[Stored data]
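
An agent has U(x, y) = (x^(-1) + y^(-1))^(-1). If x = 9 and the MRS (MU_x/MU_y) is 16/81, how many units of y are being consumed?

y = 4

For CES with ρ = -1, MRS = (y/x)^2.
Setting (y/9)^2 = 16/81 gives y/9 = 4/9 and y = 4.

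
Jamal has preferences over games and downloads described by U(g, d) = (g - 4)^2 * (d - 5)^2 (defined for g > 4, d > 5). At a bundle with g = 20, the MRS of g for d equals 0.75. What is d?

MU_g = 2·(g−4)·(d−5)^2, MU_d = 2·(g−4)^2·(d−5).
MRS = (d−5)/(g−4).
Substitute g = 20: MRS = (d − 5)/16. Setting this equal to 0.75 gives d − 5 = 0.75·16 = 12, so d = 17.

d = 17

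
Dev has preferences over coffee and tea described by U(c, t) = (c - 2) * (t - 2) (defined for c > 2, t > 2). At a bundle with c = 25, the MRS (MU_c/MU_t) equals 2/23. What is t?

t = 4

MU_c = (t−2), MU_t = (c−2).
MRS = (t−2)/(c−2).
Substitute c = 25: MRS = (t − 2)/23. Setting this equal to 2/23 gives t − 2 = (2/23)·23 = 2, so t = 4.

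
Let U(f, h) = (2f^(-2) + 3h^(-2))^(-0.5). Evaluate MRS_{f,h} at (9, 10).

For CES with ρ = -2, MRS = (2/3)·(h/f)^3.
At (9, 10): MRS = 2000/2187.
So at (9, 10) the consumer would give up 2000/2187 units of h for one more unit of f.

MRS = 2000/2187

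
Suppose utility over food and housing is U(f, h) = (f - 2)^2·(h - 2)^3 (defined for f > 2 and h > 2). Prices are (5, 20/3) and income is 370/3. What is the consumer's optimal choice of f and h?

MU_f = 2·(f−2)·(h−2)^3, MU_h = 3·(f−2)^2·(h−2)^2.
MRS = (2/3)·(h−2)/(f−2).
Tangency: set MRS = p_f/p_h = 5/(20/3) = 0.75.
So (2/3)·(h − 2)/(f − 2) = 0.75, i.e. (h − 2) = 1.125·(f − 2).
Rewrite the budget in excess-of-subsistence terms: 5·(f − 2) + (20/3)·(h − 2) = 370/3 − 5·2 − (20/3)·2 = 100.
Substituting, 12.5·(f − 2) = 100, so f − 2 = 8 and f* = 10.
Then h − 2 = 1.125·8 = 9, so h* = 11.

f* = 10, h* = 11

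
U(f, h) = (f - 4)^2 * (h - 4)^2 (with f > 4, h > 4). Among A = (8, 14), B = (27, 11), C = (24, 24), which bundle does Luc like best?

Bundle C

Evaluate utility at each bundle:
U(A) = 1600.
U(B) = 25921.
U(C) = 160000.
Highest utility is C, so C ≻ B ≻ A.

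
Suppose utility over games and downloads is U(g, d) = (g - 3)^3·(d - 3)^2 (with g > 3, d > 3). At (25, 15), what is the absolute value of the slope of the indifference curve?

MU_g = 3·(g−3)^2·(d−3)^2, MU_d = 2·(g−3)^3·(d−3).
MRS = (3/2)·(d−3)/(g−3).
At (25, 15): MRS = 9/11.
That is, one extra unit of g is worth 9/11 units of d at the margin.

MRS = 9/11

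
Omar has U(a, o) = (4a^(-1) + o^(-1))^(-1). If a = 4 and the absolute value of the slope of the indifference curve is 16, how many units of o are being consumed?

o = 8

For CES with ρ = -1, MRS = (4/1)·(o/a)^2.
Setting (4/1)·(o/4)^2 = 16 gives (o/4)^2 = 4, so o/4 = 2 and o = 8.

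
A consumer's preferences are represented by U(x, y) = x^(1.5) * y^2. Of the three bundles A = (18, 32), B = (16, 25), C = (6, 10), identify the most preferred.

Bundle A

Evaluate utility at each bundle:
U(A) = 78200.353.
U(B) = 40000.000.
U(C) = 1469.694.
Highest utility is A, so A ≻ B ≻ C.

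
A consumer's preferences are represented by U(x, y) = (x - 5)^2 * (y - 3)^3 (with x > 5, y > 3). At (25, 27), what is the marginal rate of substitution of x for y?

MU_x = 2·(x−5)·(y−3)^3, MU_y = 3·(x−5)^2·(y−3)^2.
MRS = (2/3)·(y−3)/(x−5).
At (25, 27): MRS = 0.8.
So at (25, 27) the consumer would give up 0.8 units of y for one more unit of x.

MRS = 0.8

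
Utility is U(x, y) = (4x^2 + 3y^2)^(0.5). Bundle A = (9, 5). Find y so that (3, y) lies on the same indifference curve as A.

U depends on (x, y) only through S = 4x^2 + 3y^2, so equal utility means equal S. At (9, 5): S = 399.
With x = 3: 4·3^2 = 36, so 3y^2 = 399 − 36 = 363, i.e. y^2 = 121.
Hence y = √121 = 11.
Check: U(3, 11) = 19.975.

y = 11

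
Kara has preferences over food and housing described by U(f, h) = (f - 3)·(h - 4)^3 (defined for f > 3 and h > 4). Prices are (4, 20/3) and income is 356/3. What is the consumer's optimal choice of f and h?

f* = 8, h* = 13

MU_f = (h−4)^3, MU_h = 3·(f−3)·(h−4)^2.
MRS = (1/3)·(h−4)/(f−3).
Tangency: set MRS = p_f/p_h = 4/(20/3) = 0.6.
So (1/3)·(h − 4)/(f − 3) = 0.6, i.e. (h − 4) = 1.8·(f − 3).
Rewrite the budget in excess-of-subsistence terms: 4·(f − 3) + (20/3)·(h − 4) = 356/3 − 4·3 − (20/3)·4 = 80.
Substituting, 16·(f − 3) = 80, so f − 3 = 5 and f* = 8.
Then h − 4 = 1.8·5 = 9, so h* = 13.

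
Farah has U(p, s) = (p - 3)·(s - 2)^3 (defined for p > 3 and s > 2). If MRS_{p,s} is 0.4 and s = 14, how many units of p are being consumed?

p = 13

MU_p = (s−2)^3, MU_s = 3·(p−3)·(s−2)^2.
MRS = (1/3)·(s−2)/(p−3).
Substitute s = 14: MRS = 4/(p − 3). Setting this equal to 0.4 gives p − 3 = 4/0.4 = 10, so p = 13.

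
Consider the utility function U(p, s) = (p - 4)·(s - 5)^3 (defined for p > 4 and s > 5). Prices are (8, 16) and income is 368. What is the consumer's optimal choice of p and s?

MU_p = (s−5)^3, MU_s = 3·(p−4)·(s−5)^2.
MRS = (1/3)·(s−5)/(p−4).
Tangency: set MRS = p_p/p_s = 8/16 = 0.5.
So (1/3)·(s − 5)/(p − 4) = 0.5, i.e. (s − 5) = 1.5·(p − 4).
Rewrite the budget in excess-of-subsistence terms: 8·(p − 4) + 16·(s − 5) = 368 − 8·4 − 16·5 = 256.
Substituting, 32·(p − 4) = 256, so p − 4 = 8 and p* = 12.
Then s − 5 = 1.5·8 = 12, so s* = 17.

p* = 12, s* = 17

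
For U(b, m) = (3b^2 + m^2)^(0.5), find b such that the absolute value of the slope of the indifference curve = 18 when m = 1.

For CES with ρ = 2, MRS = (3/1)·(m/b)^(-1).
Setting (3/1)·(1/b)^(-1) = 18 gives (1/b)^(-1) = 6, so 1/b = 1/6 and b = 6.

b = 6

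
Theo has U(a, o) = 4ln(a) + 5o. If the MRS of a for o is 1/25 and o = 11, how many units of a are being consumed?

MU_a = 4/a, MU_o = 5.
MRS = 4/a ÷ 5.
MRS depends only on a: 0.8/a = 1/25 ⇒ a = 0.8/(1/25) = 20.

a = 20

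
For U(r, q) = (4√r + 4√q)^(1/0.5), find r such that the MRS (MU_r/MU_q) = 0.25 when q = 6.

r = 96

For CES with ρ = 0.5, MRS = √(q/r).
Setting √(6/r) = 0.25 gives 6/r = 1/16 and r = 96.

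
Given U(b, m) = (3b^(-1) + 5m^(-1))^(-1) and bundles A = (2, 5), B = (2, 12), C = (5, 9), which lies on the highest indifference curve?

Bundle C

Evaluate utility at each bundle:
U(A) = 0.400.
U(B) = 0.522.
U(C) = 0.865.
Highest utility is C, so C ≻ B ≻ A.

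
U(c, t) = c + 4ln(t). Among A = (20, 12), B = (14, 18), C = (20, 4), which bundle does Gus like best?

Bundle A

Evaluate utility at each bundle:
U(A) = 29.940.
U(B) = 25.561.
U(C) = 25.545.
Highest utility is A, so A ≻ B ≻ C.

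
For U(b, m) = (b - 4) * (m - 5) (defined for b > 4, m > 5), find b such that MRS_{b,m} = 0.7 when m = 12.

MU_b = (m−5), MU_m = (b−4).
MRS = (m−5)/(b−4).
Substitute m = 12: MRS = 7/(b − 4). Setting this equal to 0.7 gives b − 4 = 7/0.7 = 10, so b = 14.

b = 14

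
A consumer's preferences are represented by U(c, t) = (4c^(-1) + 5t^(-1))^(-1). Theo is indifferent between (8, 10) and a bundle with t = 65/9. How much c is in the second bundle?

c = 13

U depends on (c, t) only through S = 4c^(-1) + 5t^(-1), so equal utility means equal S. At (8, 10): S = 1.
With t = 65/9: 5·(65/9)^(-1) = 9/13, so 4c^(-1) = 1 − 9/13 = 4/13, i.e. c^(-1) = 1/13.
Hence c = 1/(1/13) = 13.
Check: U(13, 65/9) = 1.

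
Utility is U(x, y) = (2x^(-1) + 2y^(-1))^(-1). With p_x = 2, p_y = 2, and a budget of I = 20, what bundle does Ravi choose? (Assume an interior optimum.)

For CES with ρ = -1, MRS = (y/x)^2.
Tangency: set MRS = p_x/p_y = 2/2 = 1.
So (y/x)^2 = 1; taking the square root, y/x = 1, i.e. y = x.
Substitute into the budget 2·x + 2·y = 20: 4·x = 20, so x* = 5 and y* = 5.

x* = 5, y* = 5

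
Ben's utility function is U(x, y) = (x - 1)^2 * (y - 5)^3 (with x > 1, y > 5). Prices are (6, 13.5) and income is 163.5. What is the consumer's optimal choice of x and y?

MU_x = 2·(x−1)·(y−5)^3, MU_y = 3·(x−1)^2·(y−5)^2.
MRS = (2/3)·(y−5)/(x−1).
Tangency: set MRS = p_x/p_y = 6/13.5 = 4/9.
So (2/3)·(y − 5)/(x − 1) = 4/9, i.e. (y − 5) = (2/3)·(x − 1).
Rewrite the budget in excess-of-subsistence terms: 6·(x − 1) + 13.5·(y − 5) = 163.5 − 6·1 − 13.5·5 = 90.
Substituting, 15·(x − 1) = 90, so x − 1 = 6 and x* = 7.
Then y − 5 = (2/3)·6 = 4, so y* = 9.

x* = 7, y* = 9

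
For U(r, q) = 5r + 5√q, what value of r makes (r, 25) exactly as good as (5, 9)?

r = 3

U(5, 9) = 40.
Set U(r, 25) = 40 and solve.
With q = 25: √25 = 5, so 5r = 40 − 5·5 = 15 and r = 3.
Check: U(3, 25) = 40.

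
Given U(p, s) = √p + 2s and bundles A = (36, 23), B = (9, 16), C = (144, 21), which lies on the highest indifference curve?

Bundle C

Evaluate utility at each bundle:
U(A) = 52.000.
U(B) = 35.000.
U(C) = 54.000.
Highest utility is C, so C ≻ A ≻ B.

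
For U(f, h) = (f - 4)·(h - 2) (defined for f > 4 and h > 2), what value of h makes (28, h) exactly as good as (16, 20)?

h = 11

U(16, 20) = 216.
Set U(28, h) = 216 and solve.
With f = 28: (28 − 4) = 24, so (h − 2) = 216/24 = 9.
So h = 2 + 9 = 11.
Check: U(28, 11) = 216.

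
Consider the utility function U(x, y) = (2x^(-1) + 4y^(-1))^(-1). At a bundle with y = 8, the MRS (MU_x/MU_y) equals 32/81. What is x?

For CES with ρ = -1, MRS = (2/4)·(y/x)^2.
Setting (2/4)·(8/x)^2 = 32/81 gives (8/x)^2 = 64/81, so 8/x = 8/9 and x = 9.

x = 9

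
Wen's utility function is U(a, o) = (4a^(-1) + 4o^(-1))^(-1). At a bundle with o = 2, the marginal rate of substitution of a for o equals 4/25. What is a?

For CES with ρ = -1, MRS = (o/a)^2.
Setting (2/a)^2 = 4/25 gives 2/a = 0.4 and a = 5.

a = 5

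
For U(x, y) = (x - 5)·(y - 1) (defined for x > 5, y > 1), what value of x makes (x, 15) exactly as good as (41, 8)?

x = 23

U(41, 8) = 252.
Set U(x, 15) = 252 and solve.
With y = 15: (15 − 1) = 14, so (x − 5) = 252/14 = 18.
So x = 5 + 18 = 23.
Check: U(23, 15) = 252.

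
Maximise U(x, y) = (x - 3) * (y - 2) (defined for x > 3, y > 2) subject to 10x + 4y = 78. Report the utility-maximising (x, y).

MU_x = (y−2), MU_y = (x−3).
MRS = (y−2)/(x−3).
Tangency: set MRS = p_x/p_y = 10/4 = 2.5.
So (y − 2)/(x − 3) = 2.5, i.e. (y − 2) = 2.5·(x − 3).
Rewrite the budget in excess-of-subsistence terms: 10·(x − 3) + 4·(y − 2) = 78 − 10·3 − 4·2 = 40.
Substituting, 20·(x − 3) = 40, so x − 3 = 2 and x* = 5.
Then y − 2 = 2.5·2 = 5, so y* = 7.

x* = 5, y* = 7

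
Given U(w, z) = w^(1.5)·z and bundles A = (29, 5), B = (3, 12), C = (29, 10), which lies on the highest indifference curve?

Bundle C

Evaluate utility at each bundle:
U(A) = 780.849.
U(B) = 62.354.
U(C) = 1561.698.
Highest utility is C, so C ≻ A ≻ B.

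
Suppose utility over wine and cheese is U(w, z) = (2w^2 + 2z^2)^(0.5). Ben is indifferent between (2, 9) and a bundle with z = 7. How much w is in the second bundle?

w = 6

U depends on (w, z) only through S = 2w^2 + 2z^2, so equal utility means equal S. At (2, 9): S = 170.
With z = 7: 2·7^2 = 98, so 2w^2 = 170 − 98 = 72, i.e. w^2 = 36.
Hence w = √36 = 6.
Check: U(6, 7) = 13.0384.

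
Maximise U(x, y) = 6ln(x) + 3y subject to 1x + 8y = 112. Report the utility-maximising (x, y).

x* = 16, y* = 12

MU_x = 6/x, MU_y = 3.
MRS = 6/x ÷ 3.
Tangency: set MRS = p_x/p_y = 1/8 = 0.125.
MRS depends only on x: 2/x = 0.125 ⇒ x* = 2/0.125 = 16.
From the budget, 8·y = 112 − 1·16 = 96, so y* = 12.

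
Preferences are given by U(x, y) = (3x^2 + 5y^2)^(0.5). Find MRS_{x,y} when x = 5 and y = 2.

For CES with ρ = 2, MRS = (3/5)·(y/x)^(-1).
At (5, 2): MRS = 1.5.
So at (5, 2) the consumer would give up 1.5 units of y for one more unit of x.

MRS = 1.5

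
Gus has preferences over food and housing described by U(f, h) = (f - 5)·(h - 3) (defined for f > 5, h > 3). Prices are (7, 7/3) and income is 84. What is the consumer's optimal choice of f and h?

f* = 8, h* = 12

MU_f = (h−3), MU_h = (f−5).
MRS = (h−3)/(f−5).
Tangency: set MRS = p_f/p_h = 7/(7/3) = 3.
So (h − 3)/(f − 5) = 3, i.e. (h − 3) = 3·(f − 5).
Rewrite the budget in excess-of-subsistence terms: 7·(f − 5) + (7/3)·(h − 3) = 84 − 7·5 − (7/3)·3 = 42.
Substituting, 14·(f − 5) = 42, so f − 5 = 3 and f* = 8.
Then h − 3 = 3·3 = 9, so h* = 12.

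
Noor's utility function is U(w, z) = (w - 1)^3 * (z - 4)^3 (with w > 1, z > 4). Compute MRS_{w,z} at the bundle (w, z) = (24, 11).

MRS = 7/23

MU_w = 3·(w−1)^2·(z−4)^3, MU_z = 3·(w−1)^3·(z−4)^2.
MRS = (z−4)/(w−1).
At (24, 11): MRS = 7/23.
The indifference curve has slope −7/23 at this bundle.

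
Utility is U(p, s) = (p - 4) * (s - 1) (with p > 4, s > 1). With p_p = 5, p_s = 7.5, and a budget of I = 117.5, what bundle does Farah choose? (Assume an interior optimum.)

p* = 13, s* = 7

MU_p = (s−1), MU_s = (p−4).
MRS = (s−1)/(p−4).
Tangency: set MRS = p_p/p_s = 5/7.5 = 2/3.
So (s − 1)/(p − 4) = 2/3, i.e. (s − 1) = (2/3)·(p − 4).
Rewrite the budget in excess-of-subsistence terms: 5·(p − 4) + 7.5·(s − 1) = 117.5 − 5·4 − 7.5·1 = 90.
Substituting, 10·(p − 4) = 90, so p − 4 = 9 and p* = 13.
Then s − 1 = (2/3)·9 = 6, so s* = 7.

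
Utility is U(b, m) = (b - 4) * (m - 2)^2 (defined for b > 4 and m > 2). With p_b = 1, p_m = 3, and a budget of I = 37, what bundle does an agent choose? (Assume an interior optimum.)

MU_b = (m−2)^2, MU_m = 2·(b−4)·(m−2).
MRS = (1/2)·(m−2)/(b−4).
Tangency: set MRS = p_b/p_m = 1/3.
So (1/2)·(m − 2)/(b − 4) = 1/3, i.e. (m − 2) = (2/3)·(b − 4).
Rewrite the budget in excess-of-subsistence terms: 1·(b − 4) + 3·(m − 2) = 37 − 1·4 − 3·2 = 27.
Substituting, 3·(b − 4) = 27, so b − 4 = 9 and b* = 13.
Then m − 2 = (2/3)·9 = 6, so m* = 8.

b* = 13, m* = 8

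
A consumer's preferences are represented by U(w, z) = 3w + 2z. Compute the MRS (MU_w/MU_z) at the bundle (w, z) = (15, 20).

MRS = 1.5

MU_w = 3, MU_z = 2, so MRS = 3/2 = 1.5 at every bundle.
At (15, 20): MRS = 1.5.
That is, one extra unit of w is worth 1.5 units of z at the margin.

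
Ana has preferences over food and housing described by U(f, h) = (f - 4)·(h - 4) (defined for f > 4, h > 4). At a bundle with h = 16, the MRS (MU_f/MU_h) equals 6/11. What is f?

f = 26

MU_f = (h−4), MU_h = (f−4).
MRS = (h−4)/(f−4).
Substitute h = 16: MRS = 12/(f − 4). Setting this equal to 6/11 gives f − 4 = 12/(6/11) = 22, so f = 26.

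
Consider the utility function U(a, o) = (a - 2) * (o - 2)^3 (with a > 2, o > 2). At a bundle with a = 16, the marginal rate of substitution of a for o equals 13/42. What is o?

o = 15

MU_a = (o−2)^3, MU_o = 3·(a−2)·(o−2)^2.
MRS = (1/3)·(o−2)/(a−2).
Substitute a = 16: MRS = (o − 2)/42. Setting this equal to 13/42 gives o − 2 = (13/42)·42 = 13, so o = 15.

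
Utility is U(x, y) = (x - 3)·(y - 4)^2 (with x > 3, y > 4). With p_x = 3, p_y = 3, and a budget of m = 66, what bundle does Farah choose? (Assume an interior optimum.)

x* = 8, y* = 14

MU_x = (y−4)^2, MU_y = 2·(x−3)·(y−4).
MRS = (1/2)·(y−4)/(x−3).
Tangency: set MRS = p_x/p_y = 3/3 = 1.
So (1/2)·(y − 4)/(x − 3) = 1, i.e. (y − 4) = 2·(x − 3).
Rewrite the budget in excess-of-subsistence terms: 3·(x − 3) + 3·(y − 4) = 66 − 3·3 − 3·4 = 45.
Substituting, 9·(x − 3) = 45, so x − 3 = 5 and x* = 8.
Then y − 4 = 2·5 = 10, so y* = 14.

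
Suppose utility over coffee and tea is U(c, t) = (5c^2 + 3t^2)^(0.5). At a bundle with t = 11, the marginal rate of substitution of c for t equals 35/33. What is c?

For CES with ρ = 2, MRS = (5/3)·(t/c)^(-1).
Setting (5/3)·(11/c)^(-1) = 35/33 gives (11/c)^(-1) = 7/11, so 11/c = 11/7 and c = 7.

c = 7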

## [THE PROBLEM]
Look for the line with "Ana has preferences" in the records above. Repeat it and each line after it exactly.

## [SOLUTION TO THIS TASK]
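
Ana has preferences over food and housing described by U(f, h) = (f - 4)·(h - 4) (defined for f > 4, h > 4). At a bundle with h = 16, the MRS (MU_f/MU_h) equals 6/11. What is f?

f = 26

MU_f = (h−4), MU_h = (f−4).
MRS = (h−4)/(f−4).
Substitute h = 16: MRS = 12/(f − 4). Setting this equal to 6/11 gives f − 4 = 12/(6/11) = 22, so f = 26.

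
Consider the utility function U(a, o) = (a - 2) * (o - 2)^3 (with a > 2, o > 2). At a bundle with a = 16, the marginal rate of substitution of a for o equals 13/42. What is o?

o = 15

MU_a = (o−2)^3, MU_o = 3·(a−2)·(o−2)^2.
MRS = (1/3)·(o−2)/(a−2).
Substitute a = 16: MRS = (o − 2)/42. Setting this equal to 13/42 gives o − 2 = (13/42)·42 = 13, so o = 15.

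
Utility is U(x, y) = (x - 3)·(y - 4)^2 (with x > 3, y > 4). With p_x = 3, p_y = 3, and a budget of m = 66, what bundle does Farah choose? (Assume an interior optimum.)

x* = 8, y* = 14

MU_x = (y−4)^2, MU_y = 2·(x−3)·(y−4).
MRS = (1/2)·(y−4)/(x−3).
Tangency: set MRS = p_x/p_y = 3/3 = 1.
So (1/2)·(y − 4)/(x − 3) = 1, i.e. (y − 4) = 2·(x − 3).
Rewrite the budget in excess-of-subsistence terms: 3·(x − 3) + 3·(y − 4) = 66 − 3·3 − 3·4 = 45.
Substituting, 9·(x − 3) = 45, so x − 3 = 5 and x* = 8.
Then y − 4 = 2·5 = 10, so y* = 14.

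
Suppose utility over coffee and tea is U(c, t) = (5c^2 + 3t^2)^(0.5). At a bundle with t = 11, the marginal rate of substitution of c for t equals 35/33. What is c?

For CES with ρ = 2, MRS = (5/3)·(t/c)^(-1).
Setting (5/3)·(11/c)^(-1) = 35/33 gives (11/c)^(-1) = 7/11, so 11/c = 11/7 and c = 7.

c = 7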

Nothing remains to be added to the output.